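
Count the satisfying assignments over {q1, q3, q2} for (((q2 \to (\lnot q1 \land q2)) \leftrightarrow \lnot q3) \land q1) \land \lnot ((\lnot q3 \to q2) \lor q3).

Initial set: {((((q2 \to (\lnot q1 \land q2)) \leftrightarrow \lnot q3) \land q1) \land \lnot ((\lnot q3 \to q2) \lor q3))}.
((((q2 \to (\lnot q1 \land q2)) \leftrightarrow \lnot q3) \land q1) \land \lnot ((\lnot q3 \to q2) \lor q3)): α-rule — add (((q2 \to (\lnot q1 \land q2)) \leftrightarrow \lnot q3) \land q1), \lnot ((\lnot q3 \to q2) \lor q3).
(((q2 \to (\lnot q1 \land q2)) \leftrightarrow \lnot q3) \land q1): α-rule — add ((q2 \to (\lnot q1 \land q2)) \leftrightarrow \lnot q3), q1.
\lnot ((\lnot q3 \to q2) \lor q3): α-rule — add \lnot (\lnot q3 \to q2), \lnot q3.
\lnot (\lnot q3 \to q2): α-rule — add \lnot q3, \lnot q2.
((q2 \to (\lnot q1 \land q2)) \leftrightarrow \lnot q3): β-rule — branch into (q2 \to (\lnot q1 \land q2)), \lnot q3  //  \lnot (q2 \to (\lnot q1 \land q2)), \lnot \lnot q3.
  branch 1 (add (q2 \to (\lnot q1 \land q2)), \lnot q3):
    (q2 \to (\lnot q1 \land q2)): β-rule — branch into \lnot q2  //  (\lnot q1 \land q2).
      branch 1.1 (add \lnot q2):
        ○ open, literals {q1=1, q2=0, q3=0}.
      branch 1.2 (add (\lnot q1 \land q2)):
        (\lnot q1 \land q2): α-rule — add \lnot q1, q2.
        × closes — contains both q1 and \lnot q1.
  branch 2 (add \lnot (q2 \to (\lnot q1 \land q2)), \lnot \lnot q3):
    × closes — contains both q3 and \lnot q3.
2 branches closed, 1 open.
Each open branch fixes some atoms; the unmentioned ones are free. Counting distinct full assignments: branch {q1=1, q2=0, q3=0} (none free) contributes 1 new. Total: 1.

1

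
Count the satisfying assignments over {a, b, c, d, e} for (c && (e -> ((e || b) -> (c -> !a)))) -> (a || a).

24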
++++++++++
**Exercise aim:** Give the listing again in full, with every line intact.

**Output of the exercise:**
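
Count the satisfying assignments over {q1, q3, q2} for (((q2 \to (\lnot q1 \land q2)) \leftrightarrow \lnot q3) \land q1) \land \lnot ((\lnot q3 \to q2) \lor q3).

Initial set: {((((q2 \to (\lnot q1 \land q2)) \leftrightarrow \lnot q3) \land q1) \land \lnot ((\lnot q3 \to q2) \lor q3))}.
((((q2 \to (\lnot q1 \land q2)) \leftrightarrow \lnot q3) \land q1) \land \lnot ((\lnot q3 \to q2) \lor q3)): α-rule — add (((q2 \to (\lnot q1 \land q2)) \leftrightarrow \lnot q3) \land q1), \lnot ((\lnot q3 \to q2) \lor q3).
(((q2 \to (\lnot q1 \land q2)) \leftrightarrow \lnot q3) \land q1): α-rule — add ((q2 \to (\lnot q1 \land q2)) \leftrightarrow \lnot q3), q1.
\lnot ((\lnot q3 \to q2) \lor q3): α-rule — add \lnot (\lnot q3 \to q2), \lnot q3.
\lnot (\lnot q3 \to q2): α-rule — add \lnot q3, \lnot q2.
((q2 \to (\lnot q1 \land q2)) \leftrightarrow \lnot q3): β-rule — branch into (q2 \to (\lnot q1 \land q2)), \lnot q3  //  \lnot (q2 \to (\lnot q1 \land q2)), \lnot \lnot q3.
  branch 1 (add (q2 \to (\lnot q1 \land q2)), \lnot q3):
    (q2 \to (\lnot q1 \land q2)): β-rule — branch into \lnot q2  //  (\lnot q1 \land q2).
      branch 1.1 (add \lnot q2):
        ○ open, literals {q1=1, q2=0, q3=0}.
      branch 1.2 (add (\lnot q1 \land q2)):
        (\lnot q1 \land q2): α-rule — add \lnot q1, q2.
        × closes — contains both q1 and \lnot q1.
  branch 2 (add \lnot (q2 \to (\lnot q1 \land q2)), \lnot \lnot q3):
    × closes — contains both q3 and \lnot q3.
2 branches closed, 1 open.
Each open branch fixes some atoms; the unmentioned ones are free. Counting distinct full assignments: branch {q1=1, q2=0, q3=0} (none free) contributes 1 new. Total: 1.

1

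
Count the satisfying assignments over {a, b, c, d, e} for (c && (e -> ((e || b) -> (c -> !a)))) -> (a || a).

24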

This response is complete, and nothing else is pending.